§ **Assignment**
Find every line in the records below that holds the word "What" and copy it.

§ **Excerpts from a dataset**
§

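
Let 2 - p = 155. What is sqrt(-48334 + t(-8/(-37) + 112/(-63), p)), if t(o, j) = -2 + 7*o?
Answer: 2*I*sqrt(148920634)/111 ≈ 219.88*I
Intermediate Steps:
p = -153 (p = 2 - 1*155 = 2 - 155 = -153)
sqrt(-48334 + t(-8/(-37) + 112/(-63), p)) = sqrt(-48334 + (-2 + 7*(-8/(-37) + 112/(-63)))) = sqrt(-48334 + (-2 + 7*(-8*(-1/37) + 112*(-1/63)))) = sqrt(-48334 + (-2 + 7*(8/37 - 16/9))) = sqrt(-48334 + (-2 + 7*(-520/333))) = sqrt(-48334 + (-2 - 3640/333)) = sqrt(-48334 - 4306/333) = sqrt(-16099528/333) = 2*I*sqrt(148920634)/111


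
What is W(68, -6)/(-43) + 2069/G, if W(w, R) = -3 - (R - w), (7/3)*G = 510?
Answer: 514139/65790 ≈ 7.8148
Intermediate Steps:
G = 1530/7 (G = (3/7)*510 = 1530/7 ≈ 218.57)
W(w, R) = -3 + w - R (W(w, R) = -3 + (w - R) = -3 + w - R)
W(68, -6)/(-43) + 2069/G = (-3 + 68 - 1*(-6))/(-43) + 2069/(1530/7) = (-3 + 68 + 6)*(-1/43) + 2069*(7/1530) = 71*(-1/43) + 14483/1530 = -71/43 + 14483/1530 = 514139/65790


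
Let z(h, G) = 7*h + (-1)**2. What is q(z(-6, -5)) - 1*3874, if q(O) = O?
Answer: -3915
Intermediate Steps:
z(h, G) = 1 + 7*h (z(h, G) = 7*h + 1 = 1 + 7*h)
q(z(-6, -5)) - 1*3874 = (1 + 7*(-6)) - 1*3874 = (1 - 42) - 3874 = -41 - 3874 = -3915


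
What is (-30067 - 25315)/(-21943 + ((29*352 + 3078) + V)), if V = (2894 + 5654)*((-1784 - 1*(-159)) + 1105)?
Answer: 55382/4453617 ≈ 0.012435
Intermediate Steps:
V = -4444960 (V = 8548*((-1784 + 159) + 1105) = 8548*(-1625 + 1105) = 8548*(-520) = -4444960)
(-30067 - 25315)/(-21943 + ((29*352 + 3078) + V)) = (-30067 - 25315)/(-21943 + ((29*352 + 3078) - 4444960)) = -55382/(-21943 + ((10208 + 3078) - 4444960)) = -55382/(-21943 + (13286 - 4444960)) = -55382/(-21943 - 4431674) = -55382/(-4453617) = -55382*(-1/4453617) = 55382/4453617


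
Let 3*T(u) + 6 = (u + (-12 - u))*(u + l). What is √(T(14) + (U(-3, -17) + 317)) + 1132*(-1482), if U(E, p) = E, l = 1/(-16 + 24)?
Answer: -1677624 + √1022/2 ≈ -1.6776e+6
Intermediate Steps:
l = ⅛ (l = 1/8 = ⅛ ≈ 0.12500)
T(u) = -5/2 - 4*u (T(u) = -2 + ((u + (-12 - u))*(u + ⅛))/3 = -2 + (-12*(⅛ + u))/3 = -2 + (-3/2 - 12*u)/3 = -2 + (-½ - 4*u) = -5/2 - 4*u)
√(T(14) + (U(-3, -17) + 317)) + 1132*(-1482) = √((-5/2 - 4*14) + (-3 + 317)) + 1132*(-1482) = √((-5/2 - 56) + 314) - 1677624 = √(-117/2 + 314) - 1677624 = √(511/2) - 1677624 = √1022/2 - 1677624 = -1677624 + √1022/2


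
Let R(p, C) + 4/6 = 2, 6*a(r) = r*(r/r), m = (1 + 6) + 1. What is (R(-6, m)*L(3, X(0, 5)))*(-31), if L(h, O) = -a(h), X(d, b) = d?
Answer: 62/3 ≈ 20.667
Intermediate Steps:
m = 8 (m = 7 + 1 = 8)
a(r) = r/6 (a(r) = (r*(r/r))/6 = (r*1)/6 = r/6)
L(h, O) = -h/6
R(p, C) = 4/3 (R(p, C) = -⅔ + 2 = 4/3)
(R(-6, m)*L(3, X(0, 5)))*(-31) = (4*(-⅙*3)/3)*(-31) = ((4/3)*(-½))*(-31) = -⅔*(-31) = 62/3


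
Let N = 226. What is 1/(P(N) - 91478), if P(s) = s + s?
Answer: -1/91026 ≈ -1.0986e-5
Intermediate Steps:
P(s) = 2*s
1/(P(N) - 91478) = 1/(2*226 - 91478) = 1/(452 - 91478) = 1/(-91026) = -1/91026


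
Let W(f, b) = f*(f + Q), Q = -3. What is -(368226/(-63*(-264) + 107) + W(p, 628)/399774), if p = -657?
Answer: -25744257684/1115302831 ≈ -23.083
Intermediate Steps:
W(f, b) = f*(-3 + f) (W(f, b) = f*(f - 3) = f*(-3 + f))
-(368226/(-63*(-264) + 107) + W(p, 628)/399774) = -(368226/(-63*(-264) + 107) - 657*(-3 - 657)/399774) = -(368226/(16632 + 107) - 657*(-660)*(1/399774)) = -(368226/16739 + 433620*(1/399774)) = -(368226*(1/16739) + 72270/66629) = -(368226/16739 + 72270/66629) = -1*25744257684/1115302831 = -25744257684/1115302831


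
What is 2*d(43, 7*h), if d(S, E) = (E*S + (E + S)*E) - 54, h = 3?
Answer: 4386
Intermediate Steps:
d(S, E) = -54 + E*S + E*(E + S) (d(S, E) = (E*S + E*(E + S)) - 54 = -54 + E*S + E*(E + S))
2*d(43, 7*h) = 2*(-54 + (7*3)² + 2*(7*3)*43) = 2*(-54 + 21² + 2*21*43) = 2*(-54 + 441 + 1806) = 2*2193 = 4386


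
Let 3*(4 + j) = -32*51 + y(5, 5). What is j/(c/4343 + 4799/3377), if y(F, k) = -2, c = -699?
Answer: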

§

§ **Final answer**
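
Let 2 - p = 155. What is sqrt(-48334 + t(-8/(-37) + 112/(-63), p)), if t(o, j) = -2 + 7*o?
What is W(68, -6)/(-43) + 2069/G, if W(w, R) = -3 - (R - w), (7/3)*G = 510?
Let z(h, G) = 7*h + (-1)**2. What is q(z(-6, -5)) - 1*3874, if q(O) = O?
What is (-30067 - 25315)/(-21943 + ((29*352 + 3078) + V)), if V = (2894 + 5654)*((-1784 - 1*(-159)) + 1105)?
Let 3*T(u) + 6 = (u + (-12 - u))*(u + l). What is √(T(14) + (U(-3, -17) + 317)) + 1132*(-1482), if U(E, p) = E, l = 1/(-16 + 24)?
Let R(p, C) + 4/6 = 2, 6*a(r) = r*(r/r), m = (1 + 6) + 1. What is (R(-6, m)*L(3, X(0, 5)))*(-31), if L(h, O) = -a(h), X(d, b) = d?
Let N = 226. What is 1/(P(N) - 91478), if P(s) = s + s?
Let W(f, b) = f*(f + Q), Q = -3. What is -(368226/(-63*(-264) + 107) + W(p, 628)/399774), if p = -657?
What is 2*d(43, 7*h), if d(S, E) = (E*S + (E + S)*E) - 54, h = 3?
Let 3*(4 + j) = -32*51 + y(5, 5). What is j/(c/4343 + 4799/3377), if y(F, k) = -2, c = -699?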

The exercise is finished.